[Saved entries]
========

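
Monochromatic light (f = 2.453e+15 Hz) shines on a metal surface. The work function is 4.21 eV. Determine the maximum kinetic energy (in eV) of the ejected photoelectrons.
5.9348 eV

Using Einstein's photoelectric equation: KE_max = hf - φ

First, calculate the photon energy:
E_photon = hf = (6.626×10⁻³⁴ J·s)(2.453e+15 Hz)
E_photon = 10.1448 eV

Then, the maximum kinetic energy:
KE_max = E_photon - φ = 10.1448 eV - 4.21 eV = 5.9348 eV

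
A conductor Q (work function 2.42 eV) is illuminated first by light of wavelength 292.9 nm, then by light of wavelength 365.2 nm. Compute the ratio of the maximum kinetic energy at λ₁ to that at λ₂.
1.8595

Using Einstein's equation: KE_max = hc/λ - φ

For λ₁ = 292.9 nm:
E₁ = hc/λ₁ = 4.2330 eV
KE₁ = E₁ - φ = 4.2330 - 2.42 = 1.8130 eV

For λ₂ = 365.2 nm:
E₂ = hc/λ₂ = 3.3950 eV
KE₂ = E₂ - φ = 3.3950 - 2.42 = 0.9750 eV

Ratio: KE₁/KE₂ = 1.8130/0.9750 = 1.8595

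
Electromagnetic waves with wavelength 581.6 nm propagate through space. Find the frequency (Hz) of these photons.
5.1546e+14 Hz

Using the wave equation: c = fλ

Solving for frequency:
f = c/λ = (3×10⁸ m/s) / (581.6×10⁻⁹ m)
f = 5.1546e+14 Hz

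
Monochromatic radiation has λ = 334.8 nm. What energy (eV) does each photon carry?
3.7032 eV

Using E = hf = hc/λ:

E = hc/λ = (6.626×10⁻³⁴ J·s)(3×10⁸ m/s) / (334.8×10⁻⁹ m)
E = 3.7032 eV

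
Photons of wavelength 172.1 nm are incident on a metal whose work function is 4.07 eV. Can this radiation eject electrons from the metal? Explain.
Yes

For photoemission, the photon energy must exceed the work function.

Photon energy: E = hc/λ = 7.2042 eV
Work function: φ = 4.07 eV

Since E_photon (7.2042 eV) > φ (4.07 eV), photoemission WILL occur.
The threshold wavelength is λ₀ = hc/φ = 304.6 nm.
Since 172.1 nm < 304.6 nm, the light has sufficient energy.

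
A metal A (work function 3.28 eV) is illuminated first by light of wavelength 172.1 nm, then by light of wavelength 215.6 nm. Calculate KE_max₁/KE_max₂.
1.5883

Using Einstein's equation: KE_max = hc/λ - φ

For λ₁ = 172.1 nm:
E₁ = hc/λ₁ = 7.2042 eV
KE₁ = E₁ - φ = 7.2042 - 3.28 = 3.9242 eV

For λ₂ = 215.6 nm:
E₂ = hc/λ₂ = 5.7507 eV
KE₂ = E₂ - φ = 5.7507 - 3.28 = 2.4707 eV

Ratio: KE₁/KE₂ = 3.9242/2.4707 = 1.5883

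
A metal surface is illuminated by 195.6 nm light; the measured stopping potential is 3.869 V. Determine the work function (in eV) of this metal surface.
2.47 eV

The stopping potential gives the maximum kinetic energy: KE_max = eV_s = 3.869 eV

From Einstein's photoelectric equation: KE_max = hc/λ - φ
Rearranging: φ = hc/λ - KE_max

Calculate photon energy:
E_photon = hc/λ = (6.626×10⁻³⁴ J·s)(3×10⁸ m/s) / (195.6×10⁻⁹ m) = 6.3387 eV

Therefore:
φ = 6.3387 - 3.869 = 2.47 eV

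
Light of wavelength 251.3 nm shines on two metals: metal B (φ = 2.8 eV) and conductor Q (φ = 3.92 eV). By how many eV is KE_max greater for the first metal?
1.1200 eV

Using KE_max = hc/λ - φ for each metal:

Photon energy: E = hc/λ = 4.9337 eV

For metal B (φ₁ = 2.8 eV):
KE₁ = E - φ₁ = 4.9337 - 2.8 = 2.1337 eV

For conductor Q (φ₂ = 3.92 eV):
KE₂ = E - φ₂ = 4.9337 - 3.92 = 1.0137 eV

Difference:
ΔKE = KE₁ - KE₂ = 2.1337 - 1.0137 = 1.1200 eV

Note: The difference equals the difference in work functions: 3.92 - 2.8 = 1.12 eV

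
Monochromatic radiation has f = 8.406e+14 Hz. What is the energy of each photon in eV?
3.4764 eV

Using E = hf:

E = hf = (6.626×10⁻³⁴ J·s)(8.406e+14 Hz)
E = 3.4764 eV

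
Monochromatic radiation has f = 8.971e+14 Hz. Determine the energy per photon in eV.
3.7101 eV

Using E = hf:

E = hf = (6.626×10⁻³⁴ J·s)(8.971e+14 Hz)
E = 3.7101 eV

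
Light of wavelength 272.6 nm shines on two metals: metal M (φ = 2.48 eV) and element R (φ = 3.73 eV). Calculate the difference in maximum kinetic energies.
1.2500 eV

Using KE_max = hc/λ - φ for each metal:

Photon energy: E = hc/λ = 4.5482 eV

For metal M (φ₁ = 2.48 eV):
KE₁ = E - φ₁ = 4.5482 - 2.48 = 2.0682 eV

For element R (φ₂ = 3.73 eV):
KE₂ = E - φ₂ = 4.5482 - 3.73 = 0.8182 eV

Difference:
ΔKE = KE₁ - KE₂ = 2.0682 - 0.8182 = 1.2500 eV

Note: The difference equals the difference in work functions: 3.73 - 2.48 = 1.25 eV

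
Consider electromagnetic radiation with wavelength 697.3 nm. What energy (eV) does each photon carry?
1.7781 eV

Using E = hf = hc/λ:

E = hc/λ = (6.626×10⁻³⁴ J·s)(3×10⁸ m/s) / (697.3×10⁻⁹ m)
E = 1.7781 eV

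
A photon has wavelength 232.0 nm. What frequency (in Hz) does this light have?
1.2922e+15 Hz

Using the wave equation: c = fλ

Solving for frequency:
f = c/λ = (3×10⁸ m/s) / (232.0×10⁻⁹ m)
f = 1.2922e+15 Hz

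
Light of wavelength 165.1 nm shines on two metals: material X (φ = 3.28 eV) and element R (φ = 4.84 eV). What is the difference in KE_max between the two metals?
1.5600 eV

Using KE_max = hc/λ - φ for each metal:

Photon energy: E = hc/λ = 7.5096 eV

For material X (φ₁ = 3.28 eV):
KE₁ = E - φ₁ = 7.5096 - 3.28 = 4.2296 eV

For element R (φ₂ = 4.84 eV):
KE₂ = E - φ₂ = 7.5096 - 4.84 = 2.6696 eV

Difference:
ΔKE = KE₁ - KE₂ = 4.2296 - 2.6696 = 1.5600 eV

Note: The difference equals the difference in work functions: 4.84 - 3.28 = 1.56 eV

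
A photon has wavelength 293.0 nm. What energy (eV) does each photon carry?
4.2315 eV

Using E = hf = hc/λ:

E = hc/λ = (6.626×10⁻³⁴ J·s)(3×10⁸ m/s) / (293.0×10⁻⁹ m)
E = 4.2315 eV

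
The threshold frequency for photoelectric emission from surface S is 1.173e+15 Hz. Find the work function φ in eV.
4.85 eV

At the threshold frequency, photon energy equals work function:
φ = hf₀

Calculating:
φ = (6.626×10⁻³⁴ J·s)(1.173e+15 Hz)
φ = 4.85 eV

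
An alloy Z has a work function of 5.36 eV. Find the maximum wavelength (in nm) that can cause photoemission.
231.31 nm

The threshold wavelength is when the photon energy equals the work function:
hc/λ₀ = φ

Solving for λ₀:
λ₀ = hc/φ = (6.626×10⁻³⁴ J·s)(3×10⁸ m/s) / (5.36 eV × 1.602×10⁻¹⁹ J/eV)
λ₀ = 231.31 nm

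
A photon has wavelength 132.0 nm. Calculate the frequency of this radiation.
2.2712e+15 Hz

Using the wave equation: c = fλ

Solving for frequency:
f = c/λ = (3×10⁸ m/s) / (132.0×10⁻⁹ m)
f = 2.2712e+15 Hz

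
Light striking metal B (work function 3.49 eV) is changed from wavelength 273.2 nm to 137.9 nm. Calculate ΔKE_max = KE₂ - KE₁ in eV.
4.4527 eV

Using Einstein's equation: KE_max = hc/λ - φ

For λ₁ = 273.2 nm:
KE₁ = hc/λ₁ - φ = 4.5382 - 3.49 = 1.0482 eV

For λ₂ = 137.9 nm:
KE₂ = hc/λ₂ - φ = 8.9909 - 3.49 = 5.5009 eV

Change in KE:
ΔKE = KE₂ - KE₁ = 5.5009 - 1.0482 = 4.4527 eV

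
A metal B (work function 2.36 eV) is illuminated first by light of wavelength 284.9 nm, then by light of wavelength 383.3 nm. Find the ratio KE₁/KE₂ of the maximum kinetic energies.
2.2773

Using Einstein's equation: KE_max = hc/λ - φ

For λ₁ = 284.9 nm:
E₁ = hc/λ₁ = 4.3518 eV
KE₁ = E₁ - φ = 4.3518 - 2.36 = 1.9918 eV

For λ₂ = 383.3 nm:
E₂ = hc/λ₂ = 3.2347 eV
KE₂ = E₂ - φ = 3.2347 - 2.36 = 0.8747 eV

Ratio: KE₁/KE₂ = 1.9918/0.8747 = 2.2773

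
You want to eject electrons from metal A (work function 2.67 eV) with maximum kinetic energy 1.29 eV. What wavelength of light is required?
313.09 nm

From Einstein's equation: KE_max = hc/λ - φ

Rearranging for λ:
hc/λ = KE_max + φ
λ = hc/(KE_max + φ)

Required photon energy:
E_photon = KE_max + φ = 1.29 + 2.67 = 3.96 eV

Required wavelength:
λ = hc/E_photon = (6.626×10⁻³⁴)(3×10⁸) / (3.96 × 1.602×10⁻¹⁹)
λ = 313.09 nm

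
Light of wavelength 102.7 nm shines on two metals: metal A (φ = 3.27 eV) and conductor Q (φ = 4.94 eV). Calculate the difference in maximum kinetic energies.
1.6700 eV

Using KE_max = hc/λ - φ for each metal:

Photon energy: E = hc/λ = 12.0725 eV

For metal A (φ₁ = 3.27 eV):
KE₁ = E - φ₁ = 12.0725 - 3.27 = 8.8025 eV

For conductor Q (φ₂ = 4.94 eV):
KE₂ = E - φ₂ = 12.0725 - 4.94 = 7.1325 eV

Difference:
ΔKE = KE₁ - KE₂ = 8.8025 - 7.1325 = 1.6700 eV

Note: The difference equals the difference in work functions: 4.94 - 3.27 = 1.67 eV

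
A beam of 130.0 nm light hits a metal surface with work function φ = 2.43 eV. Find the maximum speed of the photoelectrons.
1.5812e+06 m/s

First, find the maximum kinetic energy:
E_photon = hc/λ = 9.5372 eV
KE_max = E_photon - φ = 9.5372 - 2.43 = 7.1072 eV

Convert to Joules: KE_max = 7.1072 × 1.602×10⁻¹⁹ J = 1.1387e-18 J

Then use KE = ½mv² to find velocity:
v = √(2·KE/m) = √(2 × 1.1387e-18 J / 9.109e-31 kg)
v = 1.5812e+06 m/s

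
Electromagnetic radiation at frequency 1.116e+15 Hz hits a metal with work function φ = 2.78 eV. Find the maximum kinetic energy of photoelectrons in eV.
1.8354 eV

Using Einstein's photoelectric equation: KE_max = hf - φ

First, calculate the photon energy:
E_photon = hf = (6.626×10⁻³⁴ J·s)(1.116e+15 Hz)
E_photon = 4.6154 eV

Then, the maximum kinetic energy:
KE_max = E_photon - φ = 4.6154 eV - 2.78 eV = 1.8354 eV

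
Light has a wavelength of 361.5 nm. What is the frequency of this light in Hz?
8.2930e+14 Hz

Using the wave equation: c = fλ

Solving for frequency:
f = c/λ = (3×10⁸ m/s) / (361.5×10⁻⁹ m)
f = 8.2930e+14 Hz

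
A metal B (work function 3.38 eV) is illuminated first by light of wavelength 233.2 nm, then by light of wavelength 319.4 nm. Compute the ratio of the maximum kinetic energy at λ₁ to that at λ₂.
3.8595

Using Einstein's equation: KE_max = hc/λ - φ

For λ₁ = 233.2 nm:
E₁ = hc/λ₁ = 5.3166 eV
KE₁ = E₁ - φ = 5.3166 - 3.38 = 1.9366 eV

For λ₂ = 319.4 nm:
E₂ = hc/λ₂ = 3.8818 eV
KE₂ = E₂ - φ = 3.8818 - 3.38 = 0.5018 eV

Ratio: KE₁/KE₂ = 1.9366/0.5018 = 3.8595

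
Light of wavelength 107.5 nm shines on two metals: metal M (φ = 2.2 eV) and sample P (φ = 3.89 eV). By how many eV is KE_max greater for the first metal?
1.6900 eV

Using KE_max = hc/λ - φ for each metal:

Photon energy: E = hc/λ = 11.5334 eV

For metal M (φ₁ = 2.2 eV):
KE₁ = E - φ₁ = 11.5334 - 2.2 = 9.3334 eV

For sample P (φ₂ = 3.89 eV):
KE₂ = E - φ₂ = 11.5334 - 3.89 = 7.6434 eV

Difference:
ΔKE = KE₁ - KE₂ = 9.3334 - 7.6434 = 1.6900 eV

Note: The difference equals the difference in work functions: 3.89 - 2.2 = 1.69 eV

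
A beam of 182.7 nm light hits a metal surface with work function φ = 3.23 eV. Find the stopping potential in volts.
3.5562 V

The stopping potential V_s satisfies: eV_s = KE_max

First, find KE_max using Einstein's equation:
E_photon = hc/λ = 6.7862 eV
KE_max = E_photon - φ = 6.7862 - 3.23 = 3.5562 eV

Since eV_s = KE_max:
V_s = KE_max/e = 3.5562 V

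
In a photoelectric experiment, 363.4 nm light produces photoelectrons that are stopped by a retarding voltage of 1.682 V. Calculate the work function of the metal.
1.73 eV

The stopping potential gives the maximum kinetic energy: KE_max = eV_s = 1.682 eV

From Einstein's photoelectric equation: KE_max = hc/λ - φ
Rearranging: φ = hc/λ - KE_max

Calculate photon energy:
E_photon = hc/λ = (6.626×10⁻³⁴ J·s)(3×10⁸ m/s) / (363.4×10⁻⁹ m) = 3.4118 eV

Therefore:
φ = 3.4118 - 1.682 = 1.73 eV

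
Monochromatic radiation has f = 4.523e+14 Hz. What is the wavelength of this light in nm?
662.82 nm

Using the wave equation: c = fλ

Solving for wavelength:
λ = c/f = (3×10⁸ m/s) / (4.523e+14 Hz)
λ = 662.82 nm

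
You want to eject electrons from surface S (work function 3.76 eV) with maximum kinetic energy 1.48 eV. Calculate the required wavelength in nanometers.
236.61 nm

From Einstein's equation: KE_max = hc/λ - φ

Rearranging for λ:
hc/λ = KE_max + φ
λ = hc/(KE_max + φ)

Required photon energy:
E_photon = KE_max + φ = 1.48 + 3.76 = 5.24 eV

Required wavelength:
λ = hc/E_photon = (6.626×10⁻³⁴)(3×10⁸) / (5.24 × 1.602×10⁻¹⁹)
λ = 236.61 nm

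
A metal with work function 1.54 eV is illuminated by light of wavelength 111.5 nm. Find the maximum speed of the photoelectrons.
1.8357e+06 m/s

First, find the maximum kinetic energy:
E_photon = hc/λ = 11.1197 eV
KE_max = E_photon - φ = 11.1197 - 1.54 = 9.5797 eV

Convert to Joules: KE_max = 9.5797 × 1.602×10⁻¹⁹ J = 1.5348e-18 J

Then use KE = ½mv² to find velocity:
v = √(2·KE/m) = √(2 × 1.5348e-18 J / 9.109e-31 kg)
v = 1.8357e+06 m/s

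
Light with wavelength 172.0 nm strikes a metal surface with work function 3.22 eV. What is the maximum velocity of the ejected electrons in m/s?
1.1845e+06 m/s

First, find the maximum kinetic energy:
E_photon = hc/λ = 7.2084 eV
KE_max = E_photon - φ = 7.2084 - 3.22 = 3.9884 eV

Convert to Joules: KE_max = 3.9884 × 1.602×10⁻¹⁹ J = 6.3901e-19 J

Then use KE = ½mv² to find velocity:
v = √(2·KE/m) = √(2 × 6.3901e-19 J / 9.109e-31 kg)
v = 1.1845e+06 m/s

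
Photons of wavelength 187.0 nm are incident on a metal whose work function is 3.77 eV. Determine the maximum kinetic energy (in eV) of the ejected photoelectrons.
2.8602 eV

Using Einstein's photoelectric equation: KE_max = hf - φ = hc/λ - φ

First, calculate the photon energy:
E_photon = hc/λ = (6.626×10⁻³⁴ J·s)(3×10⁸ m/s) / (187.0×10⁻⁹ m)
E_photon = 6.6302 eV

Then, the maximum kinetic energy:
KE_max = E_photon - φ = 6.6302 eV - 3.77 eV = 2.8602 eV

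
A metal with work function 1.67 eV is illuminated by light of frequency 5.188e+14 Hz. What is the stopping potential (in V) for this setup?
0.4756 V

The stopping potential V_s satisfies: eV_s = KE_max

First, find KE_max using Einstein's equation:
E_photon = hf = (6.626×10⁻³⁴ J·s)(5.188e+14 Hz) = 2.1456 eV
KE_max = E_photon - φ = 2.1456 - 1.67 = 0.4756 eV

Since eV_s = KE_max:
V_s = KE_max/e = 0.4756 V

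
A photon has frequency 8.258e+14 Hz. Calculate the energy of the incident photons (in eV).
3.4152 eV

Using E = hf:

E = hf = (6.626×10⁻³⁴ J·s)(8.258e+14 Hz)
E = 3.4152 eV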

========

Final part of the records: return the line that contains "A photon has frequency" and every line after it, exactly, with no other lines added.

Result of the task:
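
A photon has frequency 8.258e+14 Hz. Calculate the energy of the incident photons (in eV).
3.4152 eV

Using E = hf:

E = hf = (6.626×10⁻³⁴ J·s)(8.258e+14 Hz)
E = 3.4152 eV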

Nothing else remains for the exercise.